BEGIN Given records

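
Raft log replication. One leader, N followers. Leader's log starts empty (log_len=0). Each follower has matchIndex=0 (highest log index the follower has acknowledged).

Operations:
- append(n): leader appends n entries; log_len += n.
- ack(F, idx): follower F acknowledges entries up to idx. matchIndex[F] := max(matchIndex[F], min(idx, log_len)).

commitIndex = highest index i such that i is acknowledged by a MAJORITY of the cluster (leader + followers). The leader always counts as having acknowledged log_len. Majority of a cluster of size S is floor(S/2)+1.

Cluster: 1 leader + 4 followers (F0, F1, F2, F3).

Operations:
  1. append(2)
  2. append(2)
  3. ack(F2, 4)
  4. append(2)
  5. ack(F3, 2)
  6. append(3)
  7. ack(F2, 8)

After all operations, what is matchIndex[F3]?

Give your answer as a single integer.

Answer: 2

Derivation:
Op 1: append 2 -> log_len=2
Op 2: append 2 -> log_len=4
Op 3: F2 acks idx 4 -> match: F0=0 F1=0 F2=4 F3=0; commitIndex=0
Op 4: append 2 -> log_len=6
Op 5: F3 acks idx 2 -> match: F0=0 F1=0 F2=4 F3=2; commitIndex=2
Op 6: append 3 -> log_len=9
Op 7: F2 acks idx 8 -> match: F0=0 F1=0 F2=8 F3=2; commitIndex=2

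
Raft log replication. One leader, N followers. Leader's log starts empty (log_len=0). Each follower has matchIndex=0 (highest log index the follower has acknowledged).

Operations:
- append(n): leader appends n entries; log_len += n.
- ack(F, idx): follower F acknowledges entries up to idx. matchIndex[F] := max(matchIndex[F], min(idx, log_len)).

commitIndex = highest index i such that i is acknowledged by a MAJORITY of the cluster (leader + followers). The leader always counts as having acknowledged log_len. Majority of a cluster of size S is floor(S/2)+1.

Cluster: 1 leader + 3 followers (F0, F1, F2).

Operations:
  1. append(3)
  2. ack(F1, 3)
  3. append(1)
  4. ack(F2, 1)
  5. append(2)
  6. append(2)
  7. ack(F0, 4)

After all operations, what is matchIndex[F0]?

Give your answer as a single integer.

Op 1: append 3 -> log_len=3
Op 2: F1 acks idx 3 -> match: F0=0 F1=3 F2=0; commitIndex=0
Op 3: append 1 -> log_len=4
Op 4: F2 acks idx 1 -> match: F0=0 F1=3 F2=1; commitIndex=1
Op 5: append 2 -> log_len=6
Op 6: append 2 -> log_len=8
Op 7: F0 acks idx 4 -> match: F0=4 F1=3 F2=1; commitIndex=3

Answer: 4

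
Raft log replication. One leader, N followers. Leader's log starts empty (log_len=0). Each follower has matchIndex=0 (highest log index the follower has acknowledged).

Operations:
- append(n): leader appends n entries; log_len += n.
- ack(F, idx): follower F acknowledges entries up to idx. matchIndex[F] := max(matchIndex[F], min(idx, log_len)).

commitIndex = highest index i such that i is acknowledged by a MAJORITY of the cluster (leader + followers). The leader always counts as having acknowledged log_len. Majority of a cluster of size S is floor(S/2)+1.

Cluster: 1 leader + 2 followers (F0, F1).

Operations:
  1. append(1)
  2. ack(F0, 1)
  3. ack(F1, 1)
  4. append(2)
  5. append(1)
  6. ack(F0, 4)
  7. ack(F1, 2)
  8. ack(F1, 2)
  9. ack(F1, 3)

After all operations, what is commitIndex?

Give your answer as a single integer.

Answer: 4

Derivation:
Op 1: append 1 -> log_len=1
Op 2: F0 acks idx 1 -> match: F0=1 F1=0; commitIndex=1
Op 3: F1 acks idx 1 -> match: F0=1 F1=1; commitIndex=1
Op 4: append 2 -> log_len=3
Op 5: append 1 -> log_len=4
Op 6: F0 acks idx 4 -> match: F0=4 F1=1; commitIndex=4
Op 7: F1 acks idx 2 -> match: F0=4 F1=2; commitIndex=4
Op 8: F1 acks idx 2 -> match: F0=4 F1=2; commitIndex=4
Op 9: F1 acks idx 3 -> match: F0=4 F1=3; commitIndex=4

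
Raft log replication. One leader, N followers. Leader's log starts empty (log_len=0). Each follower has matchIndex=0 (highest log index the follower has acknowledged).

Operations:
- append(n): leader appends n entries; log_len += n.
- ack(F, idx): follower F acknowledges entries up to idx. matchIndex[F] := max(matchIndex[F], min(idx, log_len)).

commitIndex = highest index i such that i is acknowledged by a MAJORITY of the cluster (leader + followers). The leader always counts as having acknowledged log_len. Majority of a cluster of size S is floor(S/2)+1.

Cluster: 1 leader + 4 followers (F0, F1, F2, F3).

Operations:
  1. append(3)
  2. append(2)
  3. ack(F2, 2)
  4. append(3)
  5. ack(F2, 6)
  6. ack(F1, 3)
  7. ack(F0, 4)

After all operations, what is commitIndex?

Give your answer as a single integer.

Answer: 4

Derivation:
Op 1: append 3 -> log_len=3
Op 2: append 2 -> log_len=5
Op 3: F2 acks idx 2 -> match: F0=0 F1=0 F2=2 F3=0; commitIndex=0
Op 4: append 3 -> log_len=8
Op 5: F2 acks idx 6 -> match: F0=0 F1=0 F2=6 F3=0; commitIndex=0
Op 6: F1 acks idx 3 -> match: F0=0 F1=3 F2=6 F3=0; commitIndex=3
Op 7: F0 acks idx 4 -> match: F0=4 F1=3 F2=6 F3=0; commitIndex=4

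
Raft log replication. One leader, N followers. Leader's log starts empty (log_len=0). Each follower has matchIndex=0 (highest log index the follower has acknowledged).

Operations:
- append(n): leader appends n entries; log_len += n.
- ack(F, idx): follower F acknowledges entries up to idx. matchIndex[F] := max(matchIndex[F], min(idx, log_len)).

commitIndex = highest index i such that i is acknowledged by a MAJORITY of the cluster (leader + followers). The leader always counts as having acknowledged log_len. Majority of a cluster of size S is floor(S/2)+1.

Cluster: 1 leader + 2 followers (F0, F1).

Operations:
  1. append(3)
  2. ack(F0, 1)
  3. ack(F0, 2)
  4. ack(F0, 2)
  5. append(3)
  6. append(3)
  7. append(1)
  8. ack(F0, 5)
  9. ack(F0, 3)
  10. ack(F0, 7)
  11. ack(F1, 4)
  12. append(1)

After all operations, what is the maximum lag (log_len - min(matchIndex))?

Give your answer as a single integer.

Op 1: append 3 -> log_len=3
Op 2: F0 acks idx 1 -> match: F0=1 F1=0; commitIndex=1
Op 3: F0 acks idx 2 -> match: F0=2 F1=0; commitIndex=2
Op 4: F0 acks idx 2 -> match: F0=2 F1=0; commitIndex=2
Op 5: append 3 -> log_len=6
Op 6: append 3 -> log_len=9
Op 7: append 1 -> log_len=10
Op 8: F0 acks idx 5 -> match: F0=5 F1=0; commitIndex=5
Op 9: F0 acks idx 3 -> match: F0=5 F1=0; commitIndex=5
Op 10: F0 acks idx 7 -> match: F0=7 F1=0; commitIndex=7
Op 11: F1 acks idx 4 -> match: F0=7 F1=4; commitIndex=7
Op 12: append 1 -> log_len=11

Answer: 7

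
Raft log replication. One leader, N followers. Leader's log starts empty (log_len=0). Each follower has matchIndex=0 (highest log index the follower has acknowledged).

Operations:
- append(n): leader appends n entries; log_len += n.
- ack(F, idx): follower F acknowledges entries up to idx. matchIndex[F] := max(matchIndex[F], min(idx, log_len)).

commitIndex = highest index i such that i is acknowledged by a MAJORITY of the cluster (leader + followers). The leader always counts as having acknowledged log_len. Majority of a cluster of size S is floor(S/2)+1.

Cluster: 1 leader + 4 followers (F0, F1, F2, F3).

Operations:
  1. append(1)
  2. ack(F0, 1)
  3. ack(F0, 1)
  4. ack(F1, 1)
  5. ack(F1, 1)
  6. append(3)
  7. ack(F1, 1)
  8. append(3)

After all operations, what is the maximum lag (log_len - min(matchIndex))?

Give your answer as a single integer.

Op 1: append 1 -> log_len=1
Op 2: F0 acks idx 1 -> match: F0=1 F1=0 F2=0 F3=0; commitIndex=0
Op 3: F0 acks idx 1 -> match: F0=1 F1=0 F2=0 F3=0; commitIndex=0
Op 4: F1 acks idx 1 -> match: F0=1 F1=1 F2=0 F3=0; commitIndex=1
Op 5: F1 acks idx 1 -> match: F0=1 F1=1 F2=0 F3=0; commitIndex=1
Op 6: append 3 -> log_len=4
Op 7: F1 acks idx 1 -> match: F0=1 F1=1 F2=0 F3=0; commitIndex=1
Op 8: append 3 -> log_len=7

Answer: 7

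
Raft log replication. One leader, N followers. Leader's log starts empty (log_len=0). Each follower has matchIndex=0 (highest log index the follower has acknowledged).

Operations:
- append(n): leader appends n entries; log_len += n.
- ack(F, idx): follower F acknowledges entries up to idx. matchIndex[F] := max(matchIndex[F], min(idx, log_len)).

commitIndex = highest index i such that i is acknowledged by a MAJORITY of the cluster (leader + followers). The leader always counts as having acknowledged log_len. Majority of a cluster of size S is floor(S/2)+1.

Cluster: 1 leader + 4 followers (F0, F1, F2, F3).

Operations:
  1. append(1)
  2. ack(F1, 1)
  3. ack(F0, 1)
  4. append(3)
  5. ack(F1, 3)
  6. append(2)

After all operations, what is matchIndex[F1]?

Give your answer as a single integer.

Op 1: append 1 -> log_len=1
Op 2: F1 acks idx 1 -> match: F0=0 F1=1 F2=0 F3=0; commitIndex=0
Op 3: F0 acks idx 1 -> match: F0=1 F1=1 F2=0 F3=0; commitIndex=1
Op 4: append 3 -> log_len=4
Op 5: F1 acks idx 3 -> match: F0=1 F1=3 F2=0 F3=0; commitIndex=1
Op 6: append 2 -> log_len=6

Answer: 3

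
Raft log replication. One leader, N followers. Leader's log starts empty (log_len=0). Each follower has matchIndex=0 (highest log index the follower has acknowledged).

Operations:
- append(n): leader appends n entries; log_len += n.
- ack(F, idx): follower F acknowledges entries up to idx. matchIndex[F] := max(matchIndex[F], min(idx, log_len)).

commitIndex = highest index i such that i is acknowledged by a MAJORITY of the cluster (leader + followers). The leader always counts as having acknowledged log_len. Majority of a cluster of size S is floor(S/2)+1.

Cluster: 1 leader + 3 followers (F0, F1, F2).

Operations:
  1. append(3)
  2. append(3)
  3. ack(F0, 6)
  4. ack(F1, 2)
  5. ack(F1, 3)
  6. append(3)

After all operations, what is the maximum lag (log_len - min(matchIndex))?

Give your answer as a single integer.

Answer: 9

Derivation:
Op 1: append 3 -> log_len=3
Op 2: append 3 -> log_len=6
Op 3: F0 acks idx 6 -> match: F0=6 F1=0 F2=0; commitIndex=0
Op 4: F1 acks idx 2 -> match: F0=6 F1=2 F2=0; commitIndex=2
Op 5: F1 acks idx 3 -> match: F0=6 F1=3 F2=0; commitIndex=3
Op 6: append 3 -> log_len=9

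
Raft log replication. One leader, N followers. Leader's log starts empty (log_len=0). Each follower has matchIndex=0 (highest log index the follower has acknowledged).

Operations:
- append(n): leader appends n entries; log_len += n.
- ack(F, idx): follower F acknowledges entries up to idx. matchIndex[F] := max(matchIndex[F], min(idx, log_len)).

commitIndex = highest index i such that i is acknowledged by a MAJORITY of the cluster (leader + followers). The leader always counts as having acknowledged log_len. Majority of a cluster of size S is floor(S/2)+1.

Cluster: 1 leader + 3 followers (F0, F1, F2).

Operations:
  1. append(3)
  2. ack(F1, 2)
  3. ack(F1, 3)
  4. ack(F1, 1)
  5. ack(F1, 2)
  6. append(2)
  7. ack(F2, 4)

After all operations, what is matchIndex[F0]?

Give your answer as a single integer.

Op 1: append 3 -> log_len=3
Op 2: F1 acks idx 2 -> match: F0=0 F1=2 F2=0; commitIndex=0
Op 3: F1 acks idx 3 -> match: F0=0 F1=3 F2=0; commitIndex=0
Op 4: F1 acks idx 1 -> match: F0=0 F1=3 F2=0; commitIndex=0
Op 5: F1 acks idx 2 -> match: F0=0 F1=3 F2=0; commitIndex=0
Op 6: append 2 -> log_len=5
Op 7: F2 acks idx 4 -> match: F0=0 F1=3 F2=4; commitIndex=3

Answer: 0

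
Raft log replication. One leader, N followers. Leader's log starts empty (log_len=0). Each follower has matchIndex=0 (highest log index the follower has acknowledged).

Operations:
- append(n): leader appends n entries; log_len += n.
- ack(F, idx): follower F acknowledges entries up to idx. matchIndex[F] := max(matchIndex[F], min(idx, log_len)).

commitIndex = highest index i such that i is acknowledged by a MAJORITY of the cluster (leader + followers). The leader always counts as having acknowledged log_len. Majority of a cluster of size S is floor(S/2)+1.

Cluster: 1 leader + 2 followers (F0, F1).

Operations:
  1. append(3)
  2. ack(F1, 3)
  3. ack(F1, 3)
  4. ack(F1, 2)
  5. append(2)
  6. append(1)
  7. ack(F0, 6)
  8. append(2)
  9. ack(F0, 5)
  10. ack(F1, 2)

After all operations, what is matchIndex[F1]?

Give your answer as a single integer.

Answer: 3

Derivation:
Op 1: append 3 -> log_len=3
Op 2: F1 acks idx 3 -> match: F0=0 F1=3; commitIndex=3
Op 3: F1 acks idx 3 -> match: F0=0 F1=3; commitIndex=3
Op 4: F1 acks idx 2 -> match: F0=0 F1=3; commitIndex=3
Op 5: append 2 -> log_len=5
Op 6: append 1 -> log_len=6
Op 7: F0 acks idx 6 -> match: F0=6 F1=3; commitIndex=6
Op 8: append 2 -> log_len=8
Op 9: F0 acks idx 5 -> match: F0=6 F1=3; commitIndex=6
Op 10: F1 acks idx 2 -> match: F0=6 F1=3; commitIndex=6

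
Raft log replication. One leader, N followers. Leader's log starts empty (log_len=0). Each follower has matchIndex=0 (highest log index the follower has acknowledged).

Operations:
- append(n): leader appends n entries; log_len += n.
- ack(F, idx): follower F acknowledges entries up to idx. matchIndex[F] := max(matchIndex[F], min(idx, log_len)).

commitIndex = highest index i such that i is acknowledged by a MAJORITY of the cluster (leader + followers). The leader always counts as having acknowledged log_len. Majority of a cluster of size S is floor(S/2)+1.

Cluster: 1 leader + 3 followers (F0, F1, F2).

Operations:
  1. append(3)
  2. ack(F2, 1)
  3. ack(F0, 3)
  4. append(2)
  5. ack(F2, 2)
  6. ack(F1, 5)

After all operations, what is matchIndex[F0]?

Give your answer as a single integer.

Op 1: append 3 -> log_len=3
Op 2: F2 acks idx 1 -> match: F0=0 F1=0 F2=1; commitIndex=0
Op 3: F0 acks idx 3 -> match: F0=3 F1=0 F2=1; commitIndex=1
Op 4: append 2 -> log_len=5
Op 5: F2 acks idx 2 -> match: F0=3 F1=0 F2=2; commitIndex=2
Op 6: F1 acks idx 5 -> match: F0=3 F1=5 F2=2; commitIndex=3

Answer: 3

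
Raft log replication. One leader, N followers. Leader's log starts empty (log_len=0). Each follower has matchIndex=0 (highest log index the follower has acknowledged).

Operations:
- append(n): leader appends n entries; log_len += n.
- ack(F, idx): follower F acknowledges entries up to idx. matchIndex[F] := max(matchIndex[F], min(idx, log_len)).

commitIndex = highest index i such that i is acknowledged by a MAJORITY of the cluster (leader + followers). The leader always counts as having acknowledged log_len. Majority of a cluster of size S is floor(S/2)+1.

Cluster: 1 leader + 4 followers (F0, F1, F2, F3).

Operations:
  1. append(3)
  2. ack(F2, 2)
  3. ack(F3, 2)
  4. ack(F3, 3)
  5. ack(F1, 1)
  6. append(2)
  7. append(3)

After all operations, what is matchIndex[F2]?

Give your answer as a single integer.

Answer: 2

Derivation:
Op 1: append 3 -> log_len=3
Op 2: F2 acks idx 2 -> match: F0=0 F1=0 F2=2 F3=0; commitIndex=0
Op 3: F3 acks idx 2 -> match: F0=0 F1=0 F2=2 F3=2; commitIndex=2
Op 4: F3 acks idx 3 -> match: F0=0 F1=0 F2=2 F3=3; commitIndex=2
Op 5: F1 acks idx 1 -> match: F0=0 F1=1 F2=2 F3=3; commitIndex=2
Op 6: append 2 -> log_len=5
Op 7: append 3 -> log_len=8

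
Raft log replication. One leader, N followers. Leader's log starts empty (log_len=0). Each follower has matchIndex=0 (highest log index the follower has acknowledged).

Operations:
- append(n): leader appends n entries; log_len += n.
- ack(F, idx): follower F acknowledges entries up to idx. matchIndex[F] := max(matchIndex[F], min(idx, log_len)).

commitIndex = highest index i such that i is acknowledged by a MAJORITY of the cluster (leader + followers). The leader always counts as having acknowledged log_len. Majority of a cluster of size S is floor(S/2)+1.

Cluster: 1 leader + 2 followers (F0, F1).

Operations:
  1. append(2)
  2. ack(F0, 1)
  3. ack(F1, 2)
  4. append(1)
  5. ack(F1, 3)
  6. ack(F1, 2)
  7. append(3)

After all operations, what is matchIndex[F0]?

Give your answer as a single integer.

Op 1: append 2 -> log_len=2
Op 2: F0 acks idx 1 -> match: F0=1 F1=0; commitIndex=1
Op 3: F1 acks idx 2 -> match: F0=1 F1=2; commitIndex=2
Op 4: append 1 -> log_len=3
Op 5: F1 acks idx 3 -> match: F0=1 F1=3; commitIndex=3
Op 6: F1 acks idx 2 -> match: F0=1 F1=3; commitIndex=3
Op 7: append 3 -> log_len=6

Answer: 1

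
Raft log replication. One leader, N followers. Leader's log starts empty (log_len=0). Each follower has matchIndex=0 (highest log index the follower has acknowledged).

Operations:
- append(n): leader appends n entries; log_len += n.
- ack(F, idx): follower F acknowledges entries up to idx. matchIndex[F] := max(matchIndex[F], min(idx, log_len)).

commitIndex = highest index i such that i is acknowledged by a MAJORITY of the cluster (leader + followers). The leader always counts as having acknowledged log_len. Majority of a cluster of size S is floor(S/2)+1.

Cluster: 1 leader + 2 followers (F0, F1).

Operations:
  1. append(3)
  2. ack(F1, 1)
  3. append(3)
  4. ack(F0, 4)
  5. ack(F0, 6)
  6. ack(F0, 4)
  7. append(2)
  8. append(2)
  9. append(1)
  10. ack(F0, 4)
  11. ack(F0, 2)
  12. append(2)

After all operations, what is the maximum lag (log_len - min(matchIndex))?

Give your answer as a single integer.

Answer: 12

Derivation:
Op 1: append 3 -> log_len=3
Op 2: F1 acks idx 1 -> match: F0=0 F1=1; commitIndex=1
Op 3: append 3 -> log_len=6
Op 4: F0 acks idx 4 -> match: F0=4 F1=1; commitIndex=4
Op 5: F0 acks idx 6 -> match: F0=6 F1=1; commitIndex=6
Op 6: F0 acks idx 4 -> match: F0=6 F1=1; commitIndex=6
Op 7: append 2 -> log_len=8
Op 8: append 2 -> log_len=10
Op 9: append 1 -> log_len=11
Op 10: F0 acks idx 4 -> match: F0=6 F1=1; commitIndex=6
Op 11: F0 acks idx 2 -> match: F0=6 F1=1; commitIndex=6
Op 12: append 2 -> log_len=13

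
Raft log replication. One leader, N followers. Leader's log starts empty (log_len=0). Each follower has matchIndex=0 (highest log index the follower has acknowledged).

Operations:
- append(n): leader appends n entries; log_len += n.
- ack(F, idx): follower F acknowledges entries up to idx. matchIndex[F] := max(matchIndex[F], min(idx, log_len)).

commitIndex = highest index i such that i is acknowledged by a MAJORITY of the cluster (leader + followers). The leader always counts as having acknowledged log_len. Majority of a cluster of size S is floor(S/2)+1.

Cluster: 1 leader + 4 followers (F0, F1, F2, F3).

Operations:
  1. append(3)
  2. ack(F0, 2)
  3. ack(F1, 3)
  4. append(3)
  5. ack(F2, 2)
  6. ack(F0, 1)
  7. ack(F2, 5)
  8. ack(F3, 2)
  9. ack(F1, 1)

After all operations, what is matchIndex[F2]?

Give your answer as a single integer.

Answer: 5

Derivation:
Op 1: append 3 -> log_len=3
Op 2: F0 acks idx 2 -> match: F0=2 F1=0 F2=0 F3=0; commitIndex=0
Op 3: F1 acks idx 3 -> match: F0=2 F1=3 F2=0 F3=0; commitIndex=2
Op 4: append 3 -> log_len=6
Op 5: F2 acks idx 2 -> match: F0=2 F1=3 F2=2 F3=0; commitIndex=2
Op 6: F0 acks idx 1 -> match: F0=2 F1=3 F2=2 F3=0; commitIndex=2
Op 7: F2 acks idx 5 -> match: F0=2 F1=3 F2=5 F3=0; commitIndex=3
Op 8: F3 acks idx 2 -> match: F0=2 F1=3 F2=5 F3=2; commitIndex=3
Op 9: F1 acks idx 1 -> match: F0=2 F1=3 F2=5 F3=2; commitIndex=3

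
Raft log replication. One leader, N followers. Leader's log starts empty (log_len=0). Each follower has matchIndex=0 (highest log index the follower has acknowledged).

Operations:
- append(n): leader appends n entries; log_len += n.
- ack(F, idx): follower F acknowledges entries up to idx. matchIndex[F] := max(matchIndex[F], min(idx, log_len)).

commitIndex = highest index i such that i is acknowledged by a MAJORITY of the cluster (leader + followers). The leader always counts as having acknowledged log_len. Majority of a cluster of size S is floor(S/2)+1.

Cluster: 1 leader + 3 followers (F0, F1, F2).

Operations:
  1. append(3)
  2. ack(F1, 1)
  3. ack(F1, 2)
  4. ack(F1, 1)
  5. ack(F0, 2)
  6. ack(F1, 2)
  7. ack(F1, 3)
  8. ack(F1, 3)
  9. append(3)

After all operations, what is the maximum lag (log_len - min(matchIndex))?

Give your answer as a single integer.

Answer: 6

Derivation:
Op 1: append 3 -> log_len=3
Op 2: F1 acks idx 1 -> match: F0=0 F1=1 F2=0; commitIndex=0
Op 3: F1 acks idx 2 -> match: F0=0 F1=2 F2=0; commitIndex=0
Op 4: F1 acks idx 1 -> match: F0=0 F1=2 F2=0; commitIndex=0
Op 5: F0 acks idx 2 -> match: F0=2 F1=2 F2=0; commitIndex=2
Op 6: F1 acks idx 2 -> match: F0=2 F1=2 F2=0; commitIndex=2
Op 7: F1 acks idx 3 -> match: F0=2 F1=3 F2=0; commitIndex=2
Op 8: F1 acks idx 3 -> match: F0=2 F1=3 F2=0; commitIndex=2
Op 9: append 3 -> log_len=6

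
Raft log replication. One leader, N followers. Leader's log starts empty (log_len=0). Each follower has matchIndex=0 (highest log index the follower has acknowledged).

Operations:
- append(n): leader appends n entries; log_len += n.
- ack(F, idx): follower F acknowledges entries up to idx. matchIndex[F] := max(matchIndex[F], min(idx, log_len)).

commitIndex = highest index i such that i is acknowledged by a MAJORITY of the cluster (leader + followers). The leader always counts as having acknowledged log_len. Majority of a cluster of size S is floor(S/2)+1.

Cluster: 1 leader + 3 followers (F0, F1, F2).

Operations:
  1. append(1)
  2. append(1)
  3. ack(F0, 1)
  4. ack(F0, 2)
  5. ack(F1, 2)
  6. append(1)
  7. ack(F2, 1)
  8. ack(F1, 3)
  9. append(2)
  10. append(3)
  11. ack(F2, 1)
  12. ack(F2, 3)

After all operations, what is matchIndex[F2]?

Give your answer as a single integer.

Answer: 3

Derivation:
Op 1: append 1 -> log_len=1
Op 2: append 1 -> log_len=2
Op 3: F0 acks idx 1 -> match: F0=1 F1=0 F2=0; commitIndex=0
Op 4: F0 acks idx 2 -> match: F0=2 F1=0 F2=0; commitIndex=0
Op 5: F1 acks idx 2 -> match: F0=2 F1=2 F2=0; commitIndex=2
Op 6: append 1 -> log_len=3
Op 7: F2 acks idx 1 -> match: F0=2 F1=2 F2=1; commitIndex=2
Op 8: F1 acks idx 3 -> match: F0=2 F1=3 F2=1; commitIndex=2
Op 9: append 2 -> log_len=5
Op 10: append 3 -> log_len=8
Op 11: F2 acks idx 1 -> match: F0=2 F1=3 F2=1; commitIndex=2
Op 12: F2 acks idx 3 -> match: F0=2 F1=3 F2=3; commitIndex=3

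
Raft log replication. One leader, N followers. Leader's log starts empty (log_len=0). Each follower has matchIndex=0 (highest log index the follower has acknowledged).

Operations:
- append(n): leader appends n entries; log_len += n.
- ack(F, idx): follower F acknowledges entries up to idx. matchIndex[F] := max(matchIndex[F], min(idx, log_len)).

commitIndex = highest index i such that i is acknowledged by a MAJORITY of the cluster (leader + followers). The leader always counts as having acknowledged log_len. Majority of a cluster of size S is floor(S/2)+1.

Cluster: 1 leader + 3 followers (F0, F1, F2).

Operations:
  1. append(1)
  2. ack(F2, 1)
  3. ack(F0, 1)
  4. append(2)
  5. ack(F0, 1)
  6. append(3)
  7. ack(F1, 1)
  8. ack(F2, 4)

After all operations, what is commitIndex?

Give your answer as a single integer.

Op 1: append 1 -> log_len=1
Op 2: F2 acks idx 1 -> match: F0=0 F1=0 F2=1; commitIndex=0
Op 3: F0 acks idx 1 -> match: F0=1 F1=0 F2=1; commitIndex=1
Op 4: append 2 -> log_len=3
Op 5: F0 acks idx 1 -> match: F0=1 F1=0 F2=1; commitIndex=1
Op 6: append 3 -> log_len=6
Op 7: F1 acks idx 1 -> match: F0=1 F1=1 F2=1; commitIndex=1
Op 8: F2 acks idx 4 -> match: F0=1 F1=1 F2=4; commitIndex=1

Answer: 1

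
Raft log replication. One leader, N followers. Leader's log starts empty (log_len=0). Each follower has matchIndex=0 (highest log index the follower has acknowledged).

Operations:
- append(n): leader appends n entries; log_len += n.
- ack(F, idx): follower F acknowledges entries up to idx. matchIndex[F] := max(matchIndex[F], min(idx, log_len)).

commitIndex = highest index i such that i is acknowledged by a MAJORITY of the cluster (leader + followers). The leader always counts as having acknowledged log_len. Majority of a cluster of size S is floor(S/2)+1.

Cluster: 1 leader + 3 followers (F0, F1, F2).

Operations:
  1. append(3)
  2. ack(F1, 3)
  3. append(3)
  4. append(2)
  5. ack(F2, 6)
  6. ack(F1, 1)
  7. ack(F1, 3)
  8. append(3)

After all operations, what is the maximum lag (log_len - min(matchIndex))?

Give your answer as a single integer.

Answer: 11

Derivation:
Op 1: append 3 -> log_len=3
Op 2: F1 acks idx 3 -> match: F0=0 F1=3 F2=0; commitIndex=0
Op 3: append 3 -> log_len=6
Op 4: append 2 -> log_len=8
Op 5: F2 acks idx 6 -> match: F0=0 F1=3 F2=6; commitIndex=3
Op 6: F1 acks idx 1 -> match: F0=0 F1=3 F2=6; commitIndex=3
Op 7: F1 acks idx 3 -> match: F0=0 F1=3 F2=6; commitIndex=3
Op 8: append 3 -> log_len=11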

END Given records

### Exercise aim
Lines from the top of the entries through the line with "7. ack(F2, 8)" are to be transcribed exactly, and nothing more.

### Answer space
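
Raft log replication. One leader, N followers. Leader's log starts empty (log_len=0). Each follower has matchIndex=0 (highest log index the follower has acknowledged).

Operations:
- append(n): leader appends n entries; log_len += n.
- ack(F, idx): follower F acknowledges entries up to idx. matchIndex[F] := max(matchIndex[F], min(idx, log_len)).

commitIndex = highest index i such that i is acknowledged by a MAJORITY of the cluster (leader + followers). The leader always counts as having acknowledged log_len. Majority of a cluster of size S is floor(S/2)+1.

Cluster: 1 leader + 4 followers (F0, F1, F2, F3).

Operations:
  1. append(2)
  2. append(2)
  3. ack(F2, 4)
  4. append(2)
  5. ack(F3, 2)
  6. append(3)
  7. ack(F2, 8)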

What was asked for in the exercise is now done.